--- RECORDED DATA Enclosed Below ---
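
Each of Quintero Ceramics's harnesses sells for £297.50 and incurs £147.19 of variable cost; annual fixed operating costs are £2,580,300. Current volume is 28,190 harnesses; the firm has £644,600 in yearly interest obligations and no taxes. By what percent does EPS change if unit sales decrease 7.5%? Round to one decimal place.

-31.4%

At 28,190 units, contribution = 28,190 × £150.31 = £4,237,238.90.
EBIT = £4,237,238.90 − £2,580,300 = £1,656,938.90.
Interest = £644,600.00, so EBIT − I = £1,012,338.90.
Degree of combined leverage = contribution ÷ (EBIT − I) = £4,237,238.90 ÷ £1,012,338.90 = 4.1856.
%ΔEPS = DCL × %ΔSales = 4.1856 × -7.5% = -31.4%.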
--- End of Enclosed RECORDED DATA ---
WHAT NEEDS TO BE DONE ▸ Print the data in full. Match it exactly.

RESPONSE TO THIS EXERCISE ▸
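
Each of Quintero Ceramics's harnesses sells for £297.50 and incurs £147.19 of variable cost; annual fixed operating costs are £2,580,300. Current volume is 28,190 harnesses; the firm has £644,600 in yearly interest obligations and no taxes. By what percent does EPS change if unit sales decrease 7.5%? Round to one decimal place.

-31.4%

At 28,190 units, contribution = 28,190 × £150.31 = £4,237,238.90.
EBIT = £4,237,238.90 − £2,580,300 = £1,656,938.90.
Interest = £644,600.00, so EBIT − I = £1,012,338.90.
Degree of combined leverage = contribution ÷ (EBIT − I) = £4,237,238.90 ÷ £1,012,338.90 = 4.1856.
%ΔEPS = DCL × %ΔSales = 4.1856 × -7.5% = -31.4%.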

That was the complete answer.